TASK DESCRIPTION
Which lines run from the line with "Y(2,-2) Y(5,5) Y(5,-3)" through the line with "Here l₁=2, l₂=6, l₃=4." in the entries below? Print them exactly, both ends included, and nothing more.

*** RECORDS TO USE Section Begins ***

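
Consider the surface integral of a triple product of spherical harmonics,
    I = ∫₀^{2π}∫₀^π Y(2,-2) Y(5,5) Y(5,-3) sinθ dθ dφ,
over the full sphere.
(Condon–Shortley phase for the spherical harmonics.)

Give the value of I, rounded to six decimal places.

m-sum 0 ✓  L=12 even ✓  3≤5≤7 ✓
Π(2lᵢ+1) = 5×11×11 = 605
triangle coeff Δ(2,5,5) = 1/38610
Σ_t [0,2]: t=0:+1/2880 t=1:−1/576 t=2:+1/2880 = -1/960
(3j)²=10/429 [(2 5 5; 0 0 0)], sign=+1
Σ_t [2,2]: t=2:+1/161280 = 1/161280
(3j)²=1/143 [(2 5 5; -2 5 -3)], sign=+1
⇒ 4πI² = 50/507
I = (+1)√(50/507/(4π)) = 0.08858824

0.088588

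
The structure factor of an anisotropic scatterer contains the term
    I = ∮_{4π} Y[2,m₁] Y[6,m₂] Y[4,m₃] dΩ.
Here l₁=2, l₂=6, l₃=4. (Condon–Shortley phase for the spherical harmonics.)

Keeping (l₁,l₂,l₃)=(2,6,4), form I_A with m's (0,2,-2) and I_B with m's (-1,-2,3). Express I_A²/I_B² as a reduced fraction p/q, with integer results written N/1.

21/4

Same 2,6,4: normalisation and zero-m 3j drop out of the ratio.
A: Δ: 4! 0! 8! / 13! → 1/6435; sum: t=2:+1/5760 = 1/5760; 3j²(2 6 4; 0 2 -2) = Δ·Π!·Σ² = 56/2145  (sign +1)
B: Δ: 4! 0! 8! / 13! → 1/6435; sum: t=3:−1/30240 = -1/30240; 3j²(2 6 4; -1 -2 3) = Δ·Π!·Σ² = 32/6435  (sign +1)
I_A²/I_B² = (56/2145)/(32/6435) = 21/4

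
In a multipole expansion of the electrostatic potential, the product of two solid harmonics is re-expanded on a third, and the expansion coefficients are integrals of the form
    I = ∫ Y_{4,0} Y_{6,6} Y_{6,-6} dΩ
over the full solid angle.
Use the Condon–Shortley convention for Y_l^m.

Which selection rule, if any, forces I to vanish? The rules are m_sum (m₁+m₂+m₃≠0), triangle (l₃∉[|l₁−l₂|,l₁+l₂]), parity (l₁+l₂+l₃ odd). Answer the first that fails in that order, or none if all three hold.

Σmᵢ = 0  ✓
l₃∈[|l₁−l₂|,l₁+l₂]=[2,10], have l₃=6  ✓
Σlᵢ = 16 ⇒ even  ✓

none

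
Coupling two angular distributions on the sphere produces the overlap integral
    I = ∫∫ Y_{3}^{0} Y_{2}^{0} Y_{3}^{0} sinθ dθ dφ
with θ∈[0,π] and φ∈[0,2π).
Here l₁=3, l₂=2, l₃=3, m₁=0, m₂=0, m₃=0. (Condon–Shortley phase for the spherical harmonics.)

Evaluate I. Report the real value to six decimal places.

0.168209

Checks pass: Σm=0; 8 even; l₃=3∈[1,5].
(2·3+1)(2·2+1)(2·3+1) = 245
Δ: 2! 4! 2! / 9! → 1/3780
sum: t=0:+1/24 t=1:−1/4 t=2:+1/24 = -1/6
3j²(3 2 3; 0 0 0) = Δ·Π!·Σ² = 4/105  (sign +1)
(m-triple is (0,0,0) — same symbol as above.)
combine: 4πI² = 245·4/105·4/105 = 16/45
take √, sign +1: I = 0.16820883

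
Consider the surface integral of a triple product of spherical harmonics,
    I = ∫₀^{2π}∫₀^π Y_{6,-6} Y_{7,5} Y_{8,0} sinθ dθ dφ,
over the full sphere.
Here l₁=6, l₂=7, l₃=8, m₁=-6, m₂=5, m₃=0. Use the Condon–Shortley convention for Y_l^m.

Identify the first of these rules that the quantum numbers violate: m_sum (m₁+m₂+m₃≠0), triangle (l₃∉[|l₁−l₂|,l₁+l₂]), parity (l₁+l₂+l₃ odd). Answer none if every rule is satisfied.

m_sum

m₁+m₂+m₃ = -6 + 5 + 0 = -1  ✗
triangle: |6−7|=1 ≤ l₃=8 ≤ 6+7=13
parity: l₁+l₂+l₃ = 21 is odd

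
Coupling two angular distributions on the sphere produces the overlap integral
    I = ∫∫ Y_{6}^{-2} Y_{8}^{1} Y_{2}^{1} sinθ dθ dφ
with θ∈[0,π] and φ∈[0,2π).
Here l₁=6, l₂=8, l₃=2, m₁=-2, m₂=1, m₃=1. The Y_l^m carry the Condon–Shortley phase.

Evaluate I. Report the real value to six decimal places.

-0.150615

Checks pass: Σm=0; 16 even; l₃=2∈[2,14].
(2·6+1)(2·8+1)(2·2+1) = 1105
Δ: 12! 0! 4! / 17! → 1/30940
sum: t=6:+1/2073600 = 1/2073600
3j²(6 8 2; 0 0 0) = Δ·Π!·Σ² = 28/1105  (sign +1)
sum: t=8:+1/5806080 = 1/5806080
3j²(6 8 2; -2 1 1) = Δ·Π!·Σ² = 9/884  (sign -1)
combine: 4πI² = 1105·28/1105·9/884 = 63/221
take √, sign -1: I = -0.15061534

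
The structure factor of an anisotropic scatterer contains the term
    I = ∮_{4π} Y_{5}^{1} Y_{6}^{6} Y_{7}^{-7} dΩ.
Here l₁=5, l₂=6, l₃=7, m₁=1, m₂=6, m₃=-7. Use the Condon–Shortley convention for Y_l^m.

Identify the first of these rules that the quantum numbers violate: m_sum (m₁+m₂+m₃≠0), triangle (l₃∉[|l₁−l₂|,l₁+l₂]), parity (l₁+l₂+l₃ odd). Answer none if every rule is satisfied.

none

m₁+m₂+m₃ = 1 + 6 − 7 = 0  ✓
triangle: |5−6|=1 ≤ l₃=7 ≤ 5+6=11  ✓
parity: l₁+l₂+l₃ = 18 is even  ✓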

*** RECORDS TO USE Section Ends ***

SOLUTION BELOW
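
    I = ∫₀^{2π}∫₀^π Y(2,-2) Y(5,5) Y(5,-3) sinθ dθ dφ,
over the full sphere.
(Condon–Shortley phase for the spherical harmonics.)

Give the value of I, rounded to six decimal places.

m-sum 0 ✓  L=12 even ✓  3≤5≤7 ✓
Π(2lᵢ+1) = 5×11×11 = 605
triangle coeff Δ(2,5,5) = 1/38610
Σ_t [0,2]: t=0:+1/2880 t=1:−1/576 t=2:+1/2880 = -1/960
(3j)²=10/429 [(2 5 5; 0 0 0)], sign=+1
Σ_t [2,2]: t=2:+1/161280 = 1/161280
(3j)²=1/143 [(2 5 5; -2 5 -3)], sign=+1
⇒ 4πI² = 50/507
I = (+1)√(50/507/(4π)) = 0.08858824

0.088588

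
The structure factor of an anisotropic scatterer contains the term
    I = ∮_{4π} Y[2,m₁] Y[6,m₂] Y[4,m₃] dΩ.
Here l₁=2, l₂=6, l₃=4. (Condon–Shortley phase for the spherical harmonics.)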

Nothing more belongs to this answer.